> **Problem to work on**:
Where the records appear below, transcribe them exactly, leaving none out.
*** Opening Input for this task ***
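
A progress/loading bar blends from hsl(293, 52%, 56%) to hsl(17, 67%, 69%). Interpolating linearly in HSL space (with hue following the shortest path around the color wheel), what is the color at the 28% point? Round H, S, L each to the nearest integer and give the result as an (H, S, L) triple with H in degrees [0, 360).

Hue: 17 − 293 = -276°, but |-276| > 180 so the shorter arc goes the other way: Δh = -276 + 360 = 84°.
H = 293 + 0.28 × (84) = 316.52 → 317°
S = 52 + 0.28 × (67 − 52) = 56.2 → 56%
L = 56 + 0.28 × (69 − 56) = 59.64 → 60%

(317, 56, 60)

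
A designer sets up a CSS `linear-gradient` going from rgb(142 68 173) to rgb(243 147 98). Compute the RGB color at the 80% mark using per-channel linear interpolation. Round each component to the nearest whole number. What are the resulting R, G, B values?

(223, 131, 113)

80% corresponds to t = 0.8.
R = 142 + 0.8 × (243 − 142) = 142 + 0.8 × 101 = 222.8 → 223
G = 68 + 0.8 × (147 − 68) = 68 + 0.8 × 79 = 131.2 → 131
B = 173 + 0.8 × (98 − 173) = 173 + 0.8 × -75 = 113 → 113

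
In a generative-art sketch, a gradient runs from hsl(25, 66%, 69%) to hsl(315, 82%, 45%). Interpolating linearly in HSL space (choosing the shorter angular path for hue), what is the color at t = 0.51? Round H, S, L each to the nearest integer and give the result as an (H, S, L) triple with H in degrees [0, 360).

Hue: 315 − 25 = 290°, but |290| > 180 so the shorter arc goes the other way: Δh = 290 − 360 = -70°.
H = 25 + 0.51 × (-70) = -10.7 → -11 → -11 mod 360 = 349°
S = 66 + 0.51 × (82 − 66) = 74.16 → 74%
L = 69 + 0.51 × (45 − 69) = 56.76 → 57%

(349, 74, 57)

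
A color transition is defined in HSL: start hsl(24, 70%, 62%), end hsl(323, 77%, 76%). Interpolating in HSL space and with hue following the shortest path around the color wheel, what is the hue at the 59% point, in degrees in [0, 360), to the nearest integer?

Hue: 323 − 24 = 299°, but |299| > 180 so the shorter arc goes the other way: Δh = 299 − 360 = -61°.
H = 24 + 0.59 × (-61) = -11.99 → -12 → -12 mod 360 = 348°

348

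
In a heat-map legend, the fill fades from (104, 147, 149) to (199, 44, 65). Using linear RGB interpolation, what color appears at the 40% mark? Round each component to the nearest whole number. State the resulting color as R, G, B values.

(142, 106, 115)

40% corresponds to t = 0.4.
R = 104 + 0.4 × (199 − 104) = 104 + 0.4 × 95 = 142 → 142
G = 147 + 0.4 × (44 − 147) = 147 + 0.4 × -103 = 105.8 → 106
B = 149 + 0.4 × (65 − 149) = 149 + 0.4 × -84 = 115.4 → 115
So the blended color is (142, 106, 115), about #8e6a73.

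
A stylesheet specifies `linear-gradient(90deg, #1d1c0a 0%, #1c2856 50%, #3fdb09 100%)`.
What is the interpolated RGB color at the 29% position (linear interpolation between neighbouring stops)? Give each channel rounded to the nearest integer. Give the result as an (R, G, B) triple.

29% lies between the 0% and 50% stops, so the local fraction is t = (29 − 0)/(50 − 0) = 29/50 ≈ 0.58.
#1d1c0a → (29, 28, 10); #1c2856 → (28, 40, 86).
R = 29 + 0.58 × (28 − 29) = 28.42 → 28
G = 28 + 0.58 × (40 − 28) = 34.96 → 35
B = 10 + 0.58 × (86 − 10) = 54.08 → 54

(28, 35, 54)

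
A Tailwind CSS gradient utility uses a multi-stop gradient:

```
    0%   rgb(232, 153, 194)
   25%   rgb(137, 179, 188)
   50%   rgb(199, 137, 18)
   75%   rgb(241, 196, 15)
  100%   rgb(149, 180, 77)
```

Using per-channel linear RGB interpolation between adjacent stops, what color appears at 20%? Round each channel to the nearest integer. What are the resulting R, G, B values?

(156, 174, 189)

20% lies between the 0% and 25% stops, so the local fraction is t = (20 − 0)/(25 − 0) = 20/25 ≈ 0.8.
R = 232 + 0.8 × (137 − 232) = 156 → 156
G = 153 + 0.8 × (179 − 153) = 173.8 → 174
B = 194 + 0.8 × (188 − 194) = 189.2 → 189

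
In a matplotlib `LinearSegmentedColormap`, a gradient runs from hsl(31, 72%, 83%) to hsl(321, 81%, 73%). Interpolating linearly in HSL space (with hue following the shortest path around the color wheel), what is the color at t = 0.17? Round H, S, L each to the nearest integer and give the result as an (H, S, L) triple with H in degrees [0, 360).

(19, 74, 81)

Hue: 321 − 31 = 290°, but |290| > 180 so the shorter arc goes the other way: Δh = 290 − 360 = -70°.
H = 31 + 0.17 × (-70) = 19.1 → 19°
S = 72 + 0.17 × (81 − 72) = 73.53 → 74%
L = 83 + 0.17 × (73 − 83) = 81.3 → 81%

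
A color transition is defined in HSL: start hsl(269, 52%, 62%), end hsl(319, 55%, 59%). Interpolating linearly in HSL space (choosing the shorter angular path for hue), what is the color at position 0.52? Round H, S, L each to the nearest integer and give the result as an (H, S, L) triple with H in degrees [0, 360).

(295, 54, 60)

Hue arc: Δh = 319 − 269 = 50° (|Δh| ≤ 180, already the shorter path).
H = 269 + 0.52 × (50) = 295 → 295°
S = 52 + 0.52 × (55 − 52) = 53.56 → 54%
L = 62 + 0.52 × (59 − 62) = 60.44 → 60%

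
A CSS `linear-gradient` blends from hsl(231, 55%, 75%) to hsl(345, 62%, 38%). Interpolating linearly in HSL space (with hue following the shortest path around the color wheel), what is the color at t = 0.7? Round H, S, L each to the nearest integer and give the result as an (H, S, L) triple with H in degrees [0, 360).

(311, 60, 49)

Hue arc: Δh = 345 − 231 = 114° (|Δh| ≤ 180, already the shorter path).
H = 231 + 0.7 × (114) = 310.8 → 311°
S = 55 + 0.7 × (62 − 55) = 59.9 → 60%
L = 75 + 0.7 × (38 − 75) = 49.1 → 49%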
*** Closing Input for this task ***
> **Your solution**:
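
A progress/loading bar blends from hsl(293, 52%, 56%) to hsl(17, 67%, 69%). Interpolating linearly in HSL space (with hue following the shortest path around the color wheel), what is the color at the 28% point? Round H, S, L each to the nearest integer and give the result as an (H, S, L) triple with H in degrees [0, 360).

Hue: 17 − 293 = -276°, but |-276| > 180 so the shorter arc goes the other way: Δh = -276 + 360 = 84°.
H = 293 + 0.28 × (84) = 316.52 → 317°
S = 52 + 0.28 × (67 − 52) = 56.2 → 56%
L = 56 + 0.28 × (69 − 56) = 59.64 → 60%

(317, 56, 60)

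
A designer sets up a CSS `linear-gradient` going from rgb(142 68 173) to rgb(243 147 98). Compute the RGB color at the 80% mark using per-channel linear interpolation. Round each component to the nearest whole number. What are the resulting R, G, B values?

(223, 131, 113)

80% corresponds to t = 0.8.
R = 142 + 0.8 × (243 − 142) = 142 + 0.8 × 101 = 222.8 → 223
G = 68 + 0.8 × (147 − 68) = 68 + 0.8 × 79 = 131.2 → 131
B = 173 + 0.8 × (98 − 173) = 173 + 0.8 × -75 = 113 → 113

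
In a generative-art sketch, a gradient runs from hsl(25, 66%, 69%) to hsl(315, 82%, 45%). Interpolating linearly in HSL space (choosing the shorter angular path for hue), what is the color at t = 0.51? Round H, S, L each to the nearest integer and give the result as an (H, S, L) triple with H in degrees [0, 360).

Hue: 315 − 25 = 290°, but |290| > 180 so the shorter arc goes the other way: Δh = 290 − 360 = -70°.
H = 25 + 0.51 × (-70) = -10.7 → -11 → -11 mod 360 = 349°
S = 66 + 0.51 × (82 − 66) = 74.16 → 74%
L = 69 + 0.51 × (45 − 69) = 56.76 → 57%

(349, 74, 57)

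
A color transition is defined in HSL: start hsl(24, 70%, 62%), end hsl(323, 77%, 76%). Interpolating in HSL space and with hue following the shortest path around the color wheel, what is the hue at the 59% point, in degrees in [0, 360), to the nearest integer?

Hue: 323 − 24 = 299°, but |299| > 180 so the shorter arc goes the other way: Δh = 299 − 360 = -61°.
H = 24 + 0.59 × (-61) = -11.99 → -12 → -12 mod 360 = 348°

348

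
In a heat-map legend, the fill fades from (104, 147, 149) to (199, 44, 65). Using linear RGB interpolation, what color appears at the 40% mark? Round each component to the nearest whole number. State the resulting color as R, G, B values.

(142, 106, 115)

40% corresponds to t = 0.4.
R = 104 + 0.4 × (199 − 104) = 104 + 0.4 × 95 = 142 → 142
G = 147 + 0.4 × (44 − 147) = 147 + 0.4 × -103 = 105.8 → 106
B = 149 + 0.4 × (65 − 149) = 149 + 0.4 × -84 = 115.4 → 115
So the blended color is (142, 106, 115), about #8e6a73.

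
A stylesheet specifies `linear-gradient(90deg, #1d1c0a 0%, #1c2856 50%, #3fdb09 100%)`.
What is the interpolated RGB color at the 29% position (linear interpolation between neighbouring stops)? Give each channel rounded to the nearest integer. Give the result as an (R, G, B) triple.

29% lies between the 0% and 50% stops, so the local fraction is t = (29 − 0)/(50 − 0) = 29/50 ≈ 0.58.
#1d1c0a → (29, 28, 10); #1c2856 → (28, 40, 86).
R = 29 + 0.58 × (28 − 29) = 28.42 → 28
G = 28 + 0.58 × (40 − 28) = 34.96 → 35
B = 10 + 0.58 × (86 − 10) = 54.08 → 54

(28, 35, 54)

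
A Tailwind CSS gradient utility uses a multi-stop gradient:

```
    0%   rgb(232, 153, 194)
   25%   rgb(137, 179, 188)
   50%   rgb(199, 137, 18)
   75%   rgb(241, 196, 15)
  100%   rgb(149, 180, 77)
```

Using per-channel linear RGB interpolation between adjacent stops, what color appears at 20%? Round each channel to the nearest integer. What are the resulting R, G, B values?

(156, 174, 189)

20% lies between the 0% and 25% stops, so the local fraction is t = (20 − 0)/(25 − 0) = 20/25 ≈ 0.8.
R = 232 + 0.8 × (137 − 232) = 156 → 156
G = 153 + 0.8 × (179 − 153) = 173.8 → 174
B = 194 + 0.8 × (188 − 194) = 189.2 → 189

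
In a matplotlib `LinearSegmentedColormap`, a gradient runs from hsl(31, 72%, 83%) to hsl(321, 81%, 73%). Interpolating linearly in HSL space (with hue following the shortest path around the color wheel), what is the color at t = 0.17? Round H, S, L each to the nearest integer and give the result as an (H, S, L) triple with H in degrees [0, 360).

(19, 74, 81)

Hue: 321 − 31 = 290°, but |290| > 180 so the shorter arc goes the other way: Δh = 290 − 360 = -70°.
H = 31 + 0.17 × (-70) = 19.1 → 19°
S = 72 + 0.17 × (81 − 72) = 73.53 → 74%
L = 83 + 0.17 × (73 − 83) = 81.3 → 81%

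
A color transition is defined in HSL: start hsl(269, 52%, 62%), end hsl(319, 55%, 59%). Interpolating linearly in HSL space (choosing the shorter angular path for hue), what is the color at position 0.52? Round H, S, L each to the nearest integer and give the result as an (H, S, L) triple with H in degrees [0, 360).

(295, 54, 60)

Hue arc: Δh = 319 − 269 = 50° (|Δh| ≤ 180, already the shorter path).
H = 269 + 0.52 × (50) = 295 → 295°
S = 52 + 0.52 × (55 − 52) = 53.56 → 54%
L = 62 + 0.52 × (59 − 62) = 60.44 → 60%

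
A CSS `linear-gradient` blends from hsl(231, 55%, 75%) to hsl(345, 62%, 38%). Interpolating linearly in HSL space (with hue following the shortest path around the color wheel), what is the color at t = 0.7? Round H, S, L each to the nearest integer and give the result as an (H, S, L) triple with H in degrees [0, 360).

(311, 60, 49)

Hue arc: Δh = 345 − 231 = 114° (|Δh| ≤ 180, already the shorter path).
H = 231 + 0.7 × (114) = 310.8 → 311°
S = 55 + 0.7 × (62 − 55) = 59.9 → 60%
L = 75 + 0.7 × (38 − 75) = 49.1 → 49%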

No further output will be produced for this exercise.